§ Work item: An exact transcript of all the records is the expected answer.

*-*-*

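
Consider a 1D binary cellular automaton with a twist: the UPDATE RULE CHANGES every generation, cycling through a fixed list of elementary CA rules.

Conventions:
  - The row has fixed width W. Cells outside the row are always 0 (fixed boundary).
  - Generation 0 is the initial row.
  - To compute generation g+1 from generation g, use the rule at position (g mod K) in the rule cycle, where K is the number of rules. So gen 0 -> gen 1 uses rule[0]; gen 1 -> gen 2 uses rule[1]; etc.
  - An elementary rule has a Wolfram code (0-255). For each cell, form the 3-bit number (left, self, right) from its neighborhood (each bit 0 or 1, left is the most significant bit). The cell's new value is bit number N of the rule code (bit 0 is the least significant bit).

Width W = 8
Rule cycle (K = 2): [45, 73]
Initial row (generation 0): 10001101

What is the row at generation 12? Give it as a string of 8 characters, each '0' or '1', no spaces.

Answer: 10001000

Derivation:
Gen 0: 10001101
Gen 1 (rule 45): 10101011
Gen 2 (rule 73): 00000011
Gen 3 (rule 45): 11111010
Gen 4 (rule 73): 10001000
Gen 5 (rule 45): 10101011
Gen 6 (rule 73): 00000011
Gen 7 (rule 45): 11111010
Gen 8 (rule 73): 10001000
Gen 9 (rule 45): 10101011
Gen 10 (rule 73): 00000011
Gen 11 (rule 45): 11111010
Gen 12 (rule 73): 10001000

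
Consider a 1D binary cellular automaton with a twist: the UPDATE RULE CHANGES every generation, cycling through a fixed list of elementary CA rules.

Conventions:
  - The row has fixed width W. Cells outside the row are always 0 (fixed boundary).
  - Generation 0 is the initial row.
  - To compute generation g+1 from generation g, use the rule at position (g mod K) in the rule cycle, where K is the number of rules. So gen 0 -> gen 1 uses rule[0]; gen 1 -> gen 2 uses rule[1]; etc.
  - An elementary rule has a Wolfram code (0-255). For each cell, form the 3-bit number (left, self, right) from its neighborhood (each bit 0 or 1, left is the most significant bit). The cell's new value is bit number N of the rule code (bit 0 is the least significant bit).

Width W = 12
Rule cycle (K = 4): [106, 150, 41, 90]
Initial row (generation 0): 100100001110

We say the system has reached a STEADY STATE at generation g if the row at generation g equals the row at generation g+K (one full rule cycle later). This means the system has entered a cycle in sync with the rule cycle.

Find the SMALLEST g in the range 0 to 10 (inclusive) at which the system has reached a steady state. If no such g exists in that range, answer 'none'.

Gen 0: 100100001110
Gen 1 (rule 106): 001000011010
Gen 2 (rule 150): 011100100011
Gen 3 (rule 41): 010000001010
Gen 4 (rule 90): 101000010001
Gen 5 (rule 106): 010000100010
Gen 6 (rule 150): 111001110111
Gen 7 (rule 41): 100001001100
Gen 8 (rule 90): 010010111110
Gen 9 (rule 106): 100101100010
Gen 10 (rule 150): 111100010111
Gen 11 (rule 41): 100001001100
Gen 12 (rule 90): 010010111110
Gen 13 (rule 106): 100101100010
Gen 14 (rule 150): 111100010111

Answer: 7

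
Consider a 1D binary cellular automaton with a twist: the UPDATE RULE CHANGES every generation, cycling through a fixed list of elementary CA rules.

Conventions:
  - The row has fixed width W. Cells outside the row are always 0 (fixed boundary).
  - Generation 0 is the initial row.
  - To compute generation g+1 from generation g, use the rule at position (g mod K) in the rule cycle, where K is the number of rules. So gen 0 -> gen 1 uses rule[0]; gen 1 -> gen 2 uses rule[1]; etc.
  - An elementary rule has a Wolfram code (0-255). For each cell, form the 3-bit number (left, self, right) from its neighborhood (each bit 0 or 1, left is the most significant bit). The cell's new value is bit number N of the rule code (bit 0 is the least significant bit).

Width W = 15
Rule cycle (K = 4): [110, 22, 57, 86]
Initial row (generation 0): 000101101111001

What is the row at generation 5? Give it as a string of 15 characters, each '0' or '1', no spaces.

Answer: 110000111101011

Derivation:
Gen 0: 000101101111001
Gen 1 (rule 110): 001111111001011
Gen 2 (rule 22): 010000000111000
Gen 3 (rule 57): 001111110100111
Gen 4 (rule 86): 010000010111001
Gen 5 (rule 110): 110000111101011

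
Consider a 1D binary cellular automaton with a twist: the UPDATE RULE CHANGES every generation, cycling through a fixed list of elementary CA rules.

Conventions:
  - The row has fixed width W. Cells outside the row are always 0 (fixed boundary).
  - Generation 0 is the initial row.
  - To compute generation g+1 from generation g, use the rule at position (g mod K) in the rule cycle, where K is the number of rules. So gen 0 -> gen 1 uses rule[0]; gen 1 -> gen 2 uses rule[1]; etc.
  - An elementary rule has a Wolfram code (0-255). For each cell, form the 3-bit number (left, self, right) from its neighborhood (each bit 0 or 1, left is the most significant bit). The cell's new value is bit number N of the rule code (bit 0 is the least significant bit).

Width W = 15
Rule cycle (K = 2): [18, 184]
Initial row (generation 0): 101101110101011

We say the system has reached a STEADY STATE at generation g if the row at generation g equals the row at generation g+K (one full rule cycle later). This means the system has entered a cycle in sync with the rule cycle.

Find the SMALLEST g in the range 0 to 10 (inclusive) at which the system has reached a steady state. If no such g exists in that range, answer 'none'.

Gen 0: 101101110101011
Gen 1 (rule 18): 000000000000000
Gen 2 (rule 184): 000000000000000
Gen 3 (rule 18): 000000000000000
Gen 4 (rule 184): 000000000000000
Gen 5 (rule 18): 000000000000000
Gen 6 (rule 184): 000000000000000
Gen 7 (rule 18): 000000000000000
Gen 8 (rule 184): 000000000000000
Gen 9 (rule 18): 000000000000000
Gen 10 (rule 184): 000000000000000
Gen 11 (rule 18): 000000000000000
Gen 12 (rule 184): 000000000000000

Answer: 1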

*-*-*

§ Finished exercise:
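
Consider a 1D binary cellular automaton with a twist: the UPDATE RULE CHANGES every generation, cycling through a fixed list of elementary CA rules.

Conventions:
  - The row has fixed width W. Cells outside the row are always 0 (fixed boundary).
  - Generation 0 is the initial row.
  - To compute generation g+1 from generation g, use the rule at position (g mod K) in the rule cycle, where K is the number of rules. So gen 0 -> gen 1 uses rule[0]; gen 1 -> gen 2 uses rule[1]; etc.
  - An elementary rule has a Wolfram code (0-255). For each cell, form the 3-bit number (left, self, right) from its neighborhood (each bit 0 or 1, left is the most significant bit). The cell's new value is bit number N of the rule code (bit 0 is the least significant bit).

Width W = 8
Rule cycle (K = 2): [45, 73]
Initial row (generation 0): 10001101

What is the row at generation 12? Give it as a string of 8 characters, each '0' or '1', no spaces.

Answer: 10001000

Derivation:
Gen 0: 10001101
Gen 1 (rule 45): 10101011
Gen 2 (rule 73): 00000011
Gen 3 (rule 45): 11111010
Gen 4 (rule 73): 10001000
Gen 5 (rule 45): 10101011
Gen 6 (rule 73): 00000011
Gen 7 (rule 45): 11111010
Gen 8 (rule 73): 10001000
Gen 9 (rule 45): 10101011
Gen 10 (rule 73): 00000011
Gen 11 (rule 45): 11111010
Gen 12 (rule 73): 10001000

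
Consider a 1D binary cellular automaton with a twist: the UPDATE RULE CHANGES every generation, cycling through a fixed list of elementary CA rules.

Conventions:
  - The row has fixed width W. Cells outside the row are always 0 (fixed boundary).
  - Generation 0 is the initial row.
  - To compute generation g+1 from generation g, use the rule at position (g mod K) in the rule cycle, where K is the number of rules. So gen 0 -> gen 1 uses rule[0]; gen 1 -> gen 2 uses rule[1]; etc.
  - An elementary rule has a Wolfram code (0-255). For each cell, form the 3-bit number (left, self, right) from its neighborhood (each bit 0 or 1, left is the most significant bit). The cell's new value is bit number N of the rule code (bit 0 is the least significant bit).

Width W = 12
Rule cycle (K = 4): [106, 150, 41, 90]
Initial row (generation 0): 100100001110

We say the system has reached a STEADY STATE at generation g if the row at generation g equals the row at generation g+K (one full rule cycle later). This means the system has entered a cycle in sync with the rule cycle.

Find the SMALLEST g in the range 0 to 10 (inclusive) at which the system has reached a steady state. If no such g exists in that range, answer 'none'.

Gen 0: 100100001110
Gen 1 (rule 106): 001000011010
Gen 2 (rule 150): 011100100011
Gen 3 (rule 41): 010000001010
Gen 4 (rule 90): 101000010001
Gen 5 (rule 106): 010000100010
Gen 6 (rule 150): 111001110111
Gen 7 (rule 41): 100001001100
Gen 8 (rule 90): 010010111110
Gen 9 (rule 106): 100101100010
Gen 10 (rule 150): 111100010111
Gen 11 (rule 41): 100001001100
Gen 12 (rule 90): 010010111110
Gen 13 (rule 106): 100101100010
Gen 14 (rule 150): 111100010111

Answer: 7

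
Consider a 1D binary cellular automaton with a twist: the UPDATE RULE CHANGES every generation, cycling through a fixed list of elementary CA rules.

Conventions:
  - The row has fixed width W. Cells outside the row are always 0 (fixed boundary).
  - Generation 0 is the initial row.
  - To compute generation g+1 from generation g, use the rule at position (g mod K) in the rule cycle, where K is the number of rules. So gen 0 -> gen 1 uses rule[0]; gen 1 -> gen 2 uses rule[1]; etc.
  - An elementary rule has a Wolfram code (0-255). For each cell, form the 3-bit number (left, self, right) from its neighborhood (each bit 0 or 1, left is the most significant bit). The cell's new value is bit number N of the rule code (bit 0 is the least significant bit).

Width W = 15
Rule cycle (K = 4): [110, 22, 57, 86]
Initial row (generation 0): 000101101111001

What is the row at generation 5? Give it as a string of 15 characters, each '0' or '1', no spaces.

Answer: 110000111101011

Derivation:
Gen 0: 000101101111001
Gen 1 (rule 110): 001111111001011
Gen 2 (rule 22): 010000000111000
Gen 3 (rule 57): 001111110100111
Gen 4 (rule 86): 010000010111001
Gen 5 (rule 110): 110000111101011

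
Consider a 1D binary cellular automaton with a twist: the UPDATE RULE CHANGES every generation, cycling through a fixed list of elementary CA rules.

Conventions:
  - The row has fixed width W. Cells outside the row are always 0 (fixed boundary).
  - Generation 0 is the initial row.
  - To compute generation g+1 from generation g, use the rule at position (g mod K) in the rule cycle, where K is the number of rules. So gen 0 -> gen 1 uses rule[0]; gen 1 -> gen 2 uses rule[1]; etc.
  - An elementary rule has a Wolfram code (0-255). For each cell, form the 3-bit number (left, self, right) from its neighborhood (each bit 0 or 1, left is the most significant bit). The cell's new value is bit number N of the rule code (bit 0 is the least significant bit).

Width W = 15
Rule cycle (K = 2): [18, 184]
Initial row (generation 0): 101101110101011

We say the system has reached a STEADY STATE at generation g if the row at generation g equals the row at generation g+K (one full rule cycle later). This means the system has entered a cycle in sync with the rule cycle.

Find the SMALLEST g in the range 0 to 10 (inclusive) at which the system has reached a steady state. If no such g exists in that range, answer 'none'.

Gen 0: 101101110101011
Gen 1 (rule 18): 000000000000000
Gen 2 (rule 184): 000000000000000
Gen 3 (rule 18): 000000000000000
Gen 4 (rule 184): 000000000000000
Gen 5 (rule 18): 000000000000000
Gen 6 (rule 184): 000000000000000
Gen 7 (rule 18): 000000000000000
Gen 8 (rule 184): 000000000000000
Gen 9 (rule 18): 000000000000000
Gen 10 (rule 184): 000000000000000
Gen 11 (rule 18): 000000000000000
Gen 12 (rule 184): 000000000000000

Answer: 1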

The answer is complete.